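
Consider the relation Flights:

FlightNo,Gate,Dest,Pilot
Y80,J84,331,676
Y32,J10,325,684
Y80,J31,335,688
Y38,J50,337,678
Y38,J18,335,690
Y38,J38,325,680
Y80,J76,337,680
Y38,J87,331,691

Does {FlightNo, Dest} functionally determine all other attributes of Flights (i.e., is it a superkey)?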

===============

Everything from the line containing "Y38,J87,331,691" to the last line of the material above should be printed exactly, both ends included.

Expected answer —
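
Y38,J87,331,691

Does {FlightNo, Dest} functionally determine all other attributes of Flights (i.e., is it a superkey)?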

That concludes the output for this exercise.